**What you should do:** Every word of every entry must be retyped exactly.

[Records from a collection]
========
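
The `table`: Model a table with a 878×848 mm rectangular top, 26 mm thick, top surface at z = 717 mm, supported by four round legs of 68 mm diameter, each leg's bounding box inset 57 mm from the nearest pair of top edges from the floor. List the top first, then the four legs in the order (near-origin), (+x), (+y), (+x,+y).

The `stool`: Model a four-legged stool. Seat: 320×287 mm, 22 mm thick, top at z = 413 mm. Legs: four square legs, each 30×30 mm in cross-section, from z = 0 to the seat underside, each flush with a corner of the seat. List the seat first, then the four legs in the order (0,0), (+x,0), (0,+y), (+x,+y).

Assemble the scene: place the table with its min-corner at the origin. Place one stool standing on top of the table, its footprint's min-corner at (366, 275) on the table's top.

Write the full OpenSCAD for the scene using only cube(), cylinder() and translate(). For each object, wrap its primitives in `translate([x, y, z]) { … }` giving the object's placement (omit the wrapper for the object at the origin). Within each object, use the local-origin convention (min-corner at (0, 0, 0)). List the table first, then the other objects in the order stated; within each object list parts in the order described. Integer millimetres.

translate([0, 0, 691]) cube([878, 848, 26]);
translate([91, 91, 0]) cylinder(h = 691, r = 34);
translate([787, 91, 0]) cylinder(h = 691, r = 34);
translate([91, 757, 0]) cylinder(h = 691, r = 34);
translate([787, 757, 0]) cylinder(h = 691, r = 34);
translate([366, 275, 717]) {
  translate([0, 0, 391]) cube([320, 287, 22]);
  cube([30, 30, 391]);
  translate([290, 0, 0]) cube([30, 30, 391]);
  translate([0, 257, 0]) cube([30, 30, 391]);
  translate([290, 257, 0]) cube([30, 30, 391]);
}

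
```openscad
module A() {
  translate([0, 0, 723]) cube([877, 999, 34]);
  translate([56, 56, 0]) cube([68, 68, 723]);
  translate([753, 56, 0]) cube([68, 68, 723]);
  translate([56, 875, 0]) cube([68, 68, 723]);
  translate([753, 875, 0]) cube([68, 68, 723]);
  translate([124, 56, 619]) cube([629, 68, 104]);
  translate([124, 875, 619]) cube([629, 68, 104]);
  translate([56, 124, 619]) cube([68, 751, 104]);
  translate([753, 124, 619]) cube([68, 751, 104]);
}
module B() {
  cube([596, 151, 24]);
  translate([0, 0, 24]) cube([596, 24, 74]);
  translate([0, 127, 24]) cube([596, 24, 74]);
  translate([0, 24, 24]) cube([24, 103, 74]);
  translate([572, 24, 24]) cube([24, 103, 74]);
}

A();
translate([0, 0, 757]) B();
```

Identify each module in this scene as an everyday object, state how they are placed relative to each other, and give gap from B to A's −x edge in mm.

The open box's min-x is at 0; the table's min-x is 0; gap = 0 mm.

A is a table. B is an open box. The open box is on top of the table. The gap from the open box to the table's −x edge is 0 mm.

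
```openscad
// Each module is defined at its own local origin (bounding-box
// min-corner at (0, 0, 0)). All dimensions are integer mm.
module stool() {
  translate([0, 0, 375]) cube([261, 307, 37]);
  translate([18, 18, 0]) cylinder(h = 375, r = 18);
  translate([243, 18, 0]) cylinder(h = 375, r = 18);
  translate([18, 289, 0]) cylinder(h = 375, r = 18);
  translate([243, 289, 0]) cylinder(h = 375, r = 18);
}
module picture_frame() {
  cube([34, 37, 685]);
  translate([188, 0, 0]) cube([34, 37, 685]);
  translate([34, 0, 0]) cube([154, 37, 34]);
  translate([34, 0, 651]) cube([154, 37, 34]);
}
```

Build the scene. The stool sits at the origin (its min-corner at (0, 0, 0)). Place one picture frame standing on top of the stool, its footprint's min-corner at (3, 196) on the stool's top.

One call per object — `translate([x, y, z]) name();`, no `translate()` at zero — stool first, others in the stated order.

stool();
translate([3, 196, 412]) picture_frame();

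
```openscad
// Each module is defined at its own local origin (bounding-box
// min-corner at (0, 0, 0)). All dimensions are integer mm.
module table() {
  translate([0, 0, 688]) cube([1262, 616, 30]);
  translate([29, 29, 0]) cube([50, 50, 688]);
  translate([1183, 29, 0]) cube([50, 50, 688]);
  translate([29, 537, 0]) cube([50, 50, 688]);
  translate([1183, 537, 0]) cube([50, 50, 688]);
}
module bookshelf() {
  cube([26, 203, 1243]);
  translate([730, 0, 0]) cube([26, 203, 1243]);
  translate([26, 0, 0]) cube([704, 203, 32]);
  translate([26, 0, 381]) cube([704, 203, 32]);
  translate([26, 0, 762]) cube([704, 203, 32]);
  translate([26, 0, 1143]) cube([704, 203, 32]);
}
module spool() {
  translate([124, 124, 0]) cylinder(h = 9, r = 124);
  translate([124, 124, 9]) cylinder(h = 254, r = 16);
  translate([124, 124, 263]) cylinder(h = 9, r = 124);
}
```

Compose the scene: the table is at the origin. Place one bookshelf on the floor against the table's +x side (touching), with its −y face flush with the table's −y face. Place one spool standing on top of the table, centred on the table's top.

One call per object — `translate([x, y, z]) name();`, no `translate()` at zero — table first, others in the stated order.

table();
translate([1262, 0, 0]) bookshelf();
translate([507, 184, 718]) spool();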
========
**Solution to the exercise:**
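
The `table`: Model a table with a 878×848 mm rectangular top, 26 mm thick, top surface at z = 717 mm, supported by four round legs of 68 mm diameter, each leg's bounding box inset 57 mm from the nearest pair of top edges from the floor. List the top first, then the four legs in the order (near-origin), (+x), (+y), (+x,+y).

The `stool`: Model a four-legged stool. Seat: 320×287 mm, 22 mm thick, top at z = 413 mm. Legs: four square legs, each 30×30 mm in cross-section, from z = 0 to the seat underside, each flush with a corner of the seat. List the seat first, then the four legs in the order (0,0), (+x,0), (0,+y), (+x,+y).

Assemble the scene: place the table with its min-corner at the origin. Place one stool standing on top of the table, its footprint's min-corner at (366, 275) on the table's top.

Write the full OpenSCAD for the scene using only cube(), cylinder() and translate(). For each object, wrap its primitives in `translate([x, y, z]) { … }` giving the object's placement (omit the wrapper for the object at the origin). Within each object, use the local-origin convention (min-corner at (0, 0, 0)). List the table first, then the other objects in the order stated; within each object list parts in the order described. Integer millimetres.

translate([0, 0, 691]) cube([878, 848, 26]);
translate([91, 91, 0]) cylinder(h = 691, r = 34);
translate([787, 91, 0]) cylinder(h = 691, r = 34);
translate([91, 757, 0]) cylinder(h = 691, r = 34);
translate([787, 757, 0]) cylinder(h = 691, r = 34);
translate([366, 275, 717]) {
  translate([0, 0, 391]) cube([320, 287, 22]);
  cube([30, 30, 391]);
  translate([290, 0, 0]) cube([30, 30, 391]);
  translate([0, 257, 0]) cube([30, 30, 391]);
  translate([290, 257, 0]) cube([30, 30, 391]);
}

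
```openscad
module A() {
  translate([0, 0, 723]) cube([877, 999, 34]);
  translate([56, 56, 0]) cube([68, 68, 723]);
  translate([753, 56, 0]) cube([68, 68, 723]);
  translate([56, 875, 0]) cube([68, 68, 723]);
  translate([753, 875, 0]) cube([68, 68, 723]);
  translate([124, 56, 619]) cube([629, 68, 104]);
  translate([124, 875, 619]) cube([629, 68, 104]);
  translate([56, 124, 619]) cube([68, 751, 104]);
  translate([753, 124, 619]) cube([68, 751, 104]);
}
module B() {
  cube([596, 151, 24]);
  translate([0, 0, 24]) cube([596, 24, 74]);
  translate([0, 127, 24]) cube([596, 24, 74]);
  translate([0, 24, 24]) cube([24, 103, 74]);
  translate([572, 24, 24]) cube([24, 103, 74]);
}

A();
translate([0, 0, 757]) B();
```

Identify each module in this scene as an everyday object, state how they are placed relative to each other, and give gap from B to A's −x edge in mm.

The open box's min-x is at 0; the table's min-x is 0; gap = 0 mm.

A is a table. B is an open box. The open box is on top of the table. The gap from the open box to the table's −x edge is 0 mm.

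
```openscad
// Each module is defined at its own local origin (bounding-box
// min-corner at (0, 0, 0)). All dimensions are integer mm.
module stool() {
  translate([0, 0, 375]) cube([261, 307, 37]);
  translate([18, 18, 0]) cylinder(h = 375, r = 18);
  translate([243, 18, 0]) cylinder(h = 375, r = 18);
  translate([18, 289, 0]) cylinder(h = 375, r = 18);
  translate([243, 289, 0]) cylinder(h = 375, r = 18);
}
module picture_frame() {
  cube([34, 37, 685]);
  translate([188, 0, 0]) cube([34, 37, 685]);
  translate([34, 0, 0]) cube([154, 37, 34]);
  translate([34, 0, 651]) cube([154, 37, 34]);
}
```

Build the scene. The stool sits at the origin (its min-corner at (0, 0, 0)). Place one picture frame standing on top of the stool, its footprint's min-corner at (3, 196) on the stool's top.

One call per object — `translate([x, y, z]) name();`, no `translate()` at zero — stool first, others in the stated order.

stool();
translate([3, 196, 412]) picture_frame();

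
```openscad
// Each module is defined at its own local origin (bounding-box
// min-corner at (0, 0, 0)). All dimensions are integer mm.
module table() {
  translate([0, 0, 688]) cube([1262, 616, 30]);
  translate([29, 29, 0]) cube([50, 50, 688]);
  translate([1183, 29, 0]) cube([50, 50, 688]);
  translate([29, 537, 0]) cube([50, 50, 688]);
  translate([1183, 537, 0]) cube([50, 50, 688]);
}
module bookshelf() {
  cube([26, 203, 1243]);
  translate([730, 0, 0]) cube([26, 203, 1243]);
  translate([26, 0, 0]) cube([704, 203, 32]);
  translate([26, 0, 381]) cube([704, 203, 32]);
  translate([26, 0, 762]) cube([704, 203, 32]);
  translate([26, 0, 1143]) cube([704, 203, 32]);
}
module spool() {
  translate([124, 124, 0]) cylinder(h = 9, r = 124);
  translate([124, 124, 9]) cylinder(h = 254, r = 16);
  translate([124, 124, 263]) cylinder(h = 9, r = 124);
}
```

Compose the scene: the table is at the origin. Place one bookshelf on the floor against the table's +x side (touching), with its −y face flush with the table's −y face. Place one spool standing on top of the table, centred on the table's top.

One call per object — `translate([x, y, z]) name();`, no `translate()` at zero — table first, others in the stated order.

table();
translate([1262, 0, 0]) bookshelf();
translate([507, 184, 718]) spool();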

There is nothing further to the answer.